▶ **What is needed**
Make an exact copy of the lines below.

Material for this task Start Marker

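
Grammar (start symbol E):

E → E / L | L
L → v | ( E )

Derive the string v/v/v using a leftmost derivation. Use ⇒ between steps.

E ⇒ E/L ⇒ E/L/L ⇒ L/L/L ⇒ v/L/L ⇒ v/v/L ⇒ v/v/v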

Material for this task End Marker

▶ **Your response**
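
Grammar (start symbol E):

E → E / L | L
L → v | ( E )

Derive the string v/v/v using a leftmost derivation. Use ⇒ between steps.

E ⇒ E/L ⇒ E/L/L ⇒ L/L/L ⇒ v/L/L ⇒ v/v/L ⇒ v/v/v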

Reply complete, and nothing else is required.